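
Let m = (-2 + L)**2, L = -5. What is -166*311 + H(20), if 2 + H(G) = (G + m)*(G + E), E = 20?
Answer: -48868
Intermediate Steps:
m = 49 (m = (-2 - 5)**2 = (-7)**2 = 49)
H(G) = -2 + (20 + G)*(49 + G) (H(G) = -2 + (G + 49)*(G + 20) = -2 + (49 + G)*(20 + G) = -2 + (20 + G)*(49 + G))
-166*311 + H(20) = -166*311 + (978 + 20**2 + 69*20) = -51626 + (978 + 400 + 1380) = -51626 + 2758 = -48868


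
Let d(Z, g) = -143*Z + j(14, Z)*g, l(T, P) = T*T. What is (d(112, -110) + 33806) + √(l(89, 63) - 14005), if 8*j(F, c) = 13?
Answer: 70445/4 + 78*I ≈ 17611.0 + 78.0*I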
================
AIM OF THE TASK — Please restate word for word only the lines running from the line that contains "Let d(Z, g)" to the final line of the listing above.

EXERCISE ANSWER —
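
Let d(Z, g) = -143*Z + j(14, Z)*g, l(T, P) = T*T. What is (d(112, -110) + 33806) + √(l(89, 63) - 14005), if 8*j(F, c) = 13?
Answer: 70445/4 + 78*I ≈ 17611.0 + 78.0*I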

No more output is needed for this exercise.